• **EXERCISE**:
Each entry should be duplicated exactly, with no line missing.

• **PROVIDED DATA**:
= Beginning of Section =

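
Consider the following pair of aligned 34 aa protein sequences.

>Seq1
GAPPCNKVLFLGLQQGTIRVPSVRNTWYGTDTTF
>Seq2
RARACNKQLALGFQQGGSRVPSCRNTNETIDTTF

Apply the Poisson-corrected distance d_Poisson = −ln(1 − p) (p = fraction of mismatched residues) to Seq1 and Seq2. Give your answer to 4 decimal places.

The sequences differ at positions 1 (G/R), 3 (P/R), 4 (P/A), 8 (V/Q), 10 (F/A), 13 (L/F), 17 (T/G), 18 (I/S), 23 (V/C), 27 (W/N), 28 (Y/E), 29 (G/T), 30 (T/I).
p = 13/34 = 0.382353.
d = −ln(1 − 0.382353) = −ln(0.617647) = 0.4818.

0.4818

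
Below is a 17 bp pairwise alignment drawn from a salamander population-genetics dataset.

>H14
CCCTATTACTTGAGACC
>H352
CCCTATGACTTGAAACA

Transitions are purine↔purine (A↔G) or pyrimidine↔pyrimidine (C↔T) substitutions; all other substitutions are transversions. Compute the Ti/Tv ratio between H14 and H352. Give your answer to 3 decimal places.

Mismatches occur at site 7 (T/G, transversion), site 14 (G/A, transition), site 17 (C/A, transversion).
Of the 3 differences, 1 transition and 2 transversions, so Ti/Tv = 1/2 = 0.500.

0.500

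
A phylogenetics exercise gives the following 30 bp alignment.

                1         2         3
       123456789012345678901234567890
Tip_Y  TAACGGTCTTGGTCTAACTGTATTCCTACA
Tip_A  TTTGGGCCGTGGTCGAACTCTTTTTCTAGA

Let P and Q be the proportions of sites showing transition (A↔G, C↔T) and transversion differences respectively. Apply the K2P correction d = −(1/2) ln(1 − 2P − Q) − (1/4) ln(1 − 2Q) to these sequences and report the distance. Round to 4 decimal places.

0.4459

Mismatches occur at site 2 (A↔T, transversion), site 3 (A↔T, transversion), site 4 (C↔G, transversion), site 7 (T↔C, transition), site 9 (T↔G, transversion), site 15 (T↔G, transversion), site 20 (G↔C, transversion), site 22 (A↔T, transversion), site 25 (C↔T, transition), site 29 (C↔G, transversion).
Of the 10 differences, 2 transitions and 8 transversions over 30 sites: P = 2/30 = 0.066667, Q = 8/30 = 0.266667.
d = −0.5·ln(0.599999) − 0.25·ln(0.466666) = −0.5·(-0.510827) − 0.25·(-0.762141) = 0.4459.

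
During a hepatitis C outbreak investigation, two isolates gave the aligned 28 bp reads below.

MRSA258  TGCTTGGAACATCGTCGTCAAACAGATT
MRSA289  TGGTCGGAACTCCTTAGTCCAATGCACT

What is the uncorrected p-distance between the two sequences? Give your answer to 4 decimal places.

0.3929

Mismatches occur at site 3 (C↔G), site 5 (T↔C), site 11 (A↔T), site 12 (T↔C), site 14 (G↔T), site 16 (C↔A), site 20 (A↔C), site 23 (C↔T), site 24 (A↔G), site 25 (G↔C), site 27 (T↔C).
There are 11 differences over 28 sites, so p = 11/28 = 0.3929.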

= End of Section =

• **ANSWER AREA**:
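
Consider the following pair of aligned 34 aa protein sequences.

>Seq1
GAPPCNKVLFLGLQQGTIRVPSVRNTWYGTDTTF
>Seq2
RARACNKQLALGFQQGGSRVPSCRNTNETIDTTF

Apply the Poisson-corrected distance d_Poisson = −ln(1 − p) (p = fraction of mismatched residues) to Seq1 and Seq2. Give your answer to 4 decimal places.

The sequences differ at positions 1 (G/R), 3 (P/R), 4 (P/A), 8 (V/Q), 10 (F/A), 13 (L/F), 17 (T/G), 18 (I/S), 23 (V/C), 27 (W/N), 28 (Y/E), 29 (G/T), 30 (T/I).
p = 13/34 = 0.382353.
d = −ln(1 − 0.382353) = −ln(0.617647) = 0.4818.

0.4818

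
Below is a 17 bp pairwise alignment drawn from a salamander population-genetics dataset.

>H14
CCCTATTACTTGAGACC
>H352
CCCTATGACTTGAAACA

Transitions are purine↔purine (A↔G) or pyrimidine↔pyrimidine (C↔T) substitutions; all other substitutions are transversions. Compute the Ti/Tv ratio between H14 and H352. Give your answer to 3 decimal places.

Mismatches occur at site 7 (T/G, transversion), site 14 (G/A, transition), site 17 (C/A, transversion).
Of the 3 differences, 1 transition and 2 transversions, so Ti/Tv = 1/2 = 0.500.

0.500

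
A phylogenetics exercise gives the following 30 bp alignment.

                1         2         3
       123456789012345678901234567890
Tip_Y  TAACGGTCTTGGTCTAACTGTATTCCTACA
Tip_A  TTTGGGCCGTGGTCGAACTCTTTTTCTAGA

Let P and Q be the proportions of sites showing transition (A↔G, C↔T) and transversion differences respectively. Apply the K2P correction d = −(1/2) ln(1 − 2P − Q) − (1/4) ln(1 − 2Q) to these sequences and report the distance. Round to 4 decimal places.

0.4459

Mismatches occur at site 2 (A↔T, transversion), site 3 (A↔T, transversion), site 4 (C↔G, transversion), site 7 (T↔C, transition), site 9 (T↔G, transversion), site 15 (T↔G, transversion), site 20 (G↔C, transversion), site 22 (A↔T, transversion), site 25 (C↔T, transition), site 29 (C↔G, transversion).
Of the 10 differences, 2 transitions and 8 transversions over 30 sites: P = 2/30 = 0.066667, Q = 8/30 = 0.266667.
d = −0.5·ln(0.599999) − 0.25·ln(0.466666) = −0.5·(-0.510827) − 0.25·(-0.762141) = 0.4459.

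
During a hepatitis C outbreak investigation, two isolates gave the aligned 28 bp reads below.

MRSA258  TGCTTGGAACATCGTCGTCAAACAGATT
MRSA289  TGGTCGGAACTCCTTAGTCCAATGCACT

What is the uncorrected p-distance between the two sequences? Give your answer to 4 decimal places.

0.3929

Mismatches occur at site 3 (C↔G), site 5 (T↔C), site 11 (A↔T), site 12 (T↔C), site 14 (G↔T), site 16 (C↔A), site 20 (A↔C), site 23 (C↔T), site 24 (A↔G), site 25 (G↔C), site 27 (T↔C).
There are 11 differences over 28 sites, so p = 11/28 = 0.3929.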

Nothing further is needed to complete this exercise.